* [Task]: Would you please output, word for word, the span of the listing below that opens on the line containing "of 10,000, respondents" and closes on the line containing "1,800 | 54.4% |"? Include both ends and nothing more.
[Listed records — start]
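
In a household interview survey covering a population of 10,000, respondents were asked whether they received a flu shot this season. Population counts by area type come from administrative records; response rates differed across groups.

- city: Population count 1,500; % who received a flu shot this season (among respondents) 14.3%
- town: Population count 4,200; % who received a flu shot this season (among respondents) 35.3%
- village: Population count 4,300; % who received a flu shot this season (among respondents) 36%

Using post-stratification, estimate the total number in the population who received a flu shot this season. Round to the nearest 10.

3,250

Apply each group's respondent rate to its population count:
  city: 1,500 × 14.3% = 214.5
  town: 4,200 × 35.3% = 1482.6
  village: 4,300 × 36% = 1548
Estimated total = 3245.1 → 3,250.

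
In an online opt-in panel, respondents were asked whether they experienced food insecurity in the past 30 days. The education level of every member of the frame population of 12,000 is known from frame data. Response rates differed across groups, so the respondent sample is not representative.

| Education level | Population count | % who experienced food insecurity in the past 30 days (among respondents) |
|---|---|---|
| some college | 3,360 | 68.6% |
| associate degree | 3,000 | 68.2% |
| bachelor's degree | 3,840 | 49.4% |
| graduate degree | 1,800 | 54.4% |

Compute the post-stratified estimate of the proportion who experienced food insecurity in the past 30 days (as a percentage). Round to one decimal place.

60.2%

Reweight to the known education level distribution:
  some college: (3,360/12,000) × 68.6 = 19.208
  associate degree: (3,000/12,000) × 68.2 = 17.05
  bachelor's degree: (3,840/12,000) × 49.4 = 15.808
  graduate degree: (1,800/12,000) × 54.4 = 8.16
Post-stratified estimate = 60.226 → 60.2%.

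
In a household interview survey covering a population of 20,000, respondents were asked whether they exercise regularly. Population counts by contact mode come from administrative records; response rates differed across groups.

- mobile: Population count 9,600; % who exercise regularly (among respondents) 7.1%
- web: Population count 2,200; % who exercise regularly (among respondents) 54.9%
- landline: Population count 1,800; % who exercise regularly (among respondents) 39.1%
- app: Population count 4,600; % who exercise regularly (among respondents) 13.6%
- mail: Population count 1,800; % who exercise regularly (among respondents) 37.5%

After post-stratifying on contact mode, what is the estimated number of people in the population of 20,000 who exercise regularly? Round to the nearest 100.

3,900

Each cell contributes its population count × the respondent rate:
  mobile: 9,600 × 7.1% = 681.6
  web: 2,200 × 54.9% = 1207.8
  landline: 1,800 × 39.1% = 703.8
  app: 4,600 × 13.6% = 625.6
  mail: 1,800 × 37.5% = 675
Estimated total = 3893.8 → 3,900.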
[Listed records — finish]
[Listed records — start]
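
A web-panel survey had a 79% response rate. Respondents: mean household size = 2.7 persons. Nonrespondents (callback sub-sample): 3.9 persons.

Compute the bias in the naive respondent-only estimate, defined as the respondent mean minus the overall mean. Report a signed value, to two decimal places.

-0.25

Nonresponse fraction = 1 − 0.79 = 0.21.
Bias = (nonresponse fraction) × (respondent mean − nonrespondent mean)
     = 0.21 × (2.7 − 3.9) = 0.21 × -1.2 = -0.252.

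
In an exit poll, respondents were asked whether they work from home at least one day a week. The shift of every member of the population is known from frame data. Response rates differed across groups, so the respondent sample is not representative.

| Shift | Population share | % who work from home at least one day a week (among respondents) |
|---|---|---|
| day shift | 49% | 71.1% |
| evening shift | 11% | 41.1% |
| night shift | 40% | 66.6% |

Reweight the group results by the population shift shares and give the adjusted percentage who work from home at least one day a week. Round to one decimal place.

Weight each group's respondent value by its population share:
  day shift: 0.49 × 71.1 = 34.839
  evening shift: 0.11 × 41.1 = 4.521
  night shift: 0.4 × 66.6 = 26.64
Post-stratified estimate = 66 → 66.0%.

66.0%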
[Listed records — finish]
[Listed records — start]
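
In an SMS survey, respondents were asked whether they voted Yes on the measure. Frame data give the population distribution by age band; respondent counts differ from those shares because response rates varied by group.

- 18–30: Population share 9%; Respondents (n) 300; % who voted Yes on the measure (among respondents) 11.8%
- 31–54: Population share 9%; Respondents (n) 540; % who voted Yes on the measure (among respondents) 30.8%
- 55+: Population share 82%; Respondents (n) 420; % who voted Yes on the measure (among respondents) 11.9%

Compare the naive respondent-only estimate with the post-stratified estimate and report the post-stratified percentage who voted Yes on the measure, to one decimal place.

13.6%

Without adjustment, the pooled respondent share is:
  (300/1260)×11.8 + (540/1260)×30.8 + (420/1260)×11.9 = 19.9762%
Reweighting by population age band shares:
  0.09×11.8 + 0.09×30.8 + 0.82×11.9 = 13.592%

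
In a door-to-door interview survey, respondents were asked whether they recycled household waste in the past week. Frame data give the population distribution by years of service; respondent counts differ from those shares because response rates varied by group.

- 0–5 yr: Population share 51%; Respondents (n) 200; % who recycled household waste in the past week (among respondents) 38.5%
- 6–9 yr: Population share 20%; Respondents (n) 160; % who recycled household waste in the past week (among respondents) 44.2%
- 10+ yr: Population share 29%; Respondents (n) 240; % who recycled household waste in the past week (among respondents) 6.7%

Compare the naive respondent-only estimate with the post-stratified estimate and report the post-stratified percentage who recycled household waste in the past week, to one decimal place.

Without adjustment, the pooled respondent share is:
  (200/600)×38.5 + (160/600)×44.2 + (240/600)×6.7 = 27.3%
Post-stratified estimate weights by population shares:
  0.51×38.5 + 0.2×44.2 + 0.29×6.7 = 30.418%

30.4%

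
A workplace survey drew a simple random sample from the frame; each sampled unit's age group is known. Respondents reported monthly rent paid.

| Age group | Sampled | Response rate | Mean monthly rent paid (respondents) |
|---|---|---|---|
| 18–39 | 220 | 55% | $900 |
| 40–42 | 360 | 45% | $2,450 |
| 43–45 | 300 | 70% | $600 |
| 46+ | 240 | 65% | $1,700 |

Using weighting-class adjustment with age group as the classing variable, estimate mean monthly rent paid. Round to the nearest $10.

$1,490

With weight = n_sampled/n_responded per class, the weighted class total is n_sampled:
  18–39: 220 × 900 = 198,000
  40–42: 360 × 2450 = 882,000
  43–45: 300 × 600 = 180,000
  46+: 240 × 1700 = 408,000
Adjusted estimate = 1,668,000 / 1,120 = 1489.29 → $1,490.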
[Listed records — finish]
* [Solved problem]:
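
In a household interview survey covering a population of 10,000, respondents were asked whether they received a flu shot this season. Population counts by area type come from administrative records; response rates differed across groups.

- city: Population count 1,500; % who received a flu shot this season (among respondents) 14.3%
- town: Population count 4,200; % who received a flu shot this season (among respondents) 35.3%
- village: Population count 4,300; % who received a flu shot this season (among respondents) 36%

Using post-stratification, estimate the total number in the population who received a flu shot this season. Round to the nearest 10.

3,250

Apply each group's respondent rate to its population count:
  city: 1,500 × 14.3% = 214.5
  town: 4,200 × 35.3% = 1482.6
  village: 4,300 × 36% = 1548
Estimated total = 3245.1 → 3,250.

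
In an online opt-in panel, respondents were asked whether they experienced food insecurity in the past 30 days. The education level of every member of the frame population of 12,000 is known from frame data. Response rates differed across groups, so the respondent sample is not representative.

| Education level | Population count | % who experienced food insecurity in the past 30 days (among respondents) |
|---|---|---|
| some college | 3,360 | 68.6% |
| associate degree | 3,000 | 68.2% |
| bachelor's degree | 3,840 | 49.4% |
| graduate degree | 1,800 | 54.4% |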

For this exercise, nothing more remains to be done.